EXERCISE REQUIREMENTS » Which lines of the listing below contain the word "ranked"? Copy each of them.

Start of Block

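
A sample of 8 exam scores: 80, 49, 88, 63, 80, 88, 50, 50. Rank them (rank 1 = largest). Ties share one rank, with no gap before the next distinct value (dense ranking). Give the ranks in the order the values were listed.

Sorted (descending): 88, 88, 80, 80, 63, 50, 50, 49
The 2 values of 88 share dense rank 1.
The 2 values of 80 share dense rank 2.
The 2 values of 50 share dense rank 4.
Remaining distinct values take the next consecutive integers.

2, 5, 1, 3, 2, 1, 4, 4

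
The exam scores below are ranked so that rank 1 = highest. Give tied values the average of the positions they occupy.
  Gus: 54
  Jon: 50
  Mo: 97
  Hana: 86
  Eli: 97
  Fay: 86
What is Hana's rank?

Sorted (descending): 97, 97, 86, 86, 54, 50
The 2 values of 97 occupy positions 1–2 → average rank (1+2)/2 = 1.5.
The 2 values of 86 occupy positions 3–4 → average rank (3+4)/2 = 3.5.
Hana has value 86 → rank 3.5.

3.5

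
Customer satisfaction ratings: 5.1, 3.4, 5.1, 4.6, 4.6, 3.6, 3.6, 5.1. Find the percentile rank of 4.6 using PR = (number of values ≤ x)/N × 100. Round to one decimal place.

N = 8.
Strictly below 4.6: 3. Equal to 4.6: 2.
PR = 5/8 × 100 = 62.5

62.5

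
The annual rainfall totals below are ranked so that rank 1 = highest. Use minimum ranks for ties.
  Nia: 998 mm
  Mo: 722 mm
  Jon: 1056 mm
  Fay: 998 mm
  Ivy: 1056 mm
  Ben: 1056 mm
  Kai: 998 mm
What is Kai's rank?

4

Sorted (descending): 1056, 1056, 1056, 998, 998, 998, 722
The 3 values of 1056 occupy positions 1–3 → each gets rank 1.
The 3 values of 998 occupy positions 4–6 → each gets rank 4.
Kai has value 998 mm → rank 4.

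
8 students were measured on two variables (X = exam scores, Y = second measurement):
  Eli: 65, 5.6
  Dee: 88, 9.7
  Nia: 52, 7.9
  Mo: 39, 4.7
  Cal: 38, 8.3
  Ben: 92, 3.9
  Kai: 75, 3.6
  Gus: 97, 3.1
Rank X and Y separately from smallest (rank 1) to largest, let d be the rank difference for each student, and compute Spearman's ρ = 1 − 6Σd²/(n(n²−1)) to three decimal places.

Ranks of variable 1: 4, 6, 3, 2, 1, 7, 5, 8
Ranks of variable 2: 5, 8, 6, 4, 7, 3, 2, 1
d = r₁ − r₂: -1, -2, -3, -2, -6, 4, 3, 7
d²: 1, 4, 9, 4, 36, 16, 9, 49; Σd² = 128
ρ = 1 − 6·128/(8·63) = 1 − 768/504 = -0.524

-0.524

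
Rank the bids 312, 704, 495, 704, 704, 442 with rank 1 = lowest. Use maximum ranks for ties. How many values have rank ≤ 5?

Sorted (ascending): 312, 442, 495, 704, 704, 704
The 3 values of 704 occupy positions 4–6 → each gets rank 6.
Ranks ≤ 5: {1, 2, 3} → 3 values.

3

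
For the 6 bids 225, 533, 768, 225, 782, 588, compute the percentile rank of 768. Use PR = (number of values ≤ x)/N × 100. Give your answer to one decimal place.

N = 6.
Strictly below 768: 4. Equal to 768: 1.
PR = 5/6 × 100 = 83.3

83.3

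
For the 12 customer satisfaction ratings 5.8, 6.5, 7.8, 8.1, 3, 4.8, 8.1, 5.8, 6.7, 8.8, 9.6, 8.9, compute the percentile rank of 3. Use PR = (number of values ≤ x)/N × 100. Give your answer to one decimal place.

8.3

N = 12.
Strictly below 3: 0. Equal to 3: 1.
PR = 1/12 × 100 = 8.3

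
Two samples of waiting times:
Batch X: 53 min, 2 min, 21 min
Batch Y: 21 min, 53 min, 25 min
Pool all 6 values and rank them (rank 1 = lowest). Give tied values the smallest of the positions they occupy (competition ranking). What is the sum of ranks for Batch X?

8

Sorted (ascending): 2, 21, 21, 25, 53, 53
The 2 values of 21 occupy positions 2–3 → each gets rank 2.
The 2 values of 53 occupy positions 5–6 → each gets rank 5.
Batch X values → pooled ranks: 53→5, 2→1, 21→2
Rank sum = 5 + 1 + 2 = 8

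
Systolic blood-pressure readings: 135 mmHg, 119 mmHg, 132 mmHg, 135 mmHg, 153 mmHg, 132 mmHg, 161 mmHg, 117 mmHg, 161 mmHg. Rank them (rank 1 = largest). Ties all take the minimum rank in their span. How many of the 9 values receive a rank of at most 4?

5

Sorted (descending): 161, 161, 153, 135, 135, 132, 132, 119, 117
The 2 values of 161 occupy positions 1–2 → each gets rank 1.
The 2 values of 135 occupy positions 4–5 → each gets rank 4.
The 2 values of 132 occupy positions 6–7 → each gets rank 6.
Ranks ≤ 4: {1, 1, 3, 4, 4} → 5 values.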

End of Block

WRITTEN REPLY »
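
The exam scores below are ranked so that rank 1 = highest. Give tied values the average of the positions they occupy.
The annual rainfall totals below are ranked so that rank 1 = highest. Use minimum ranks for ties.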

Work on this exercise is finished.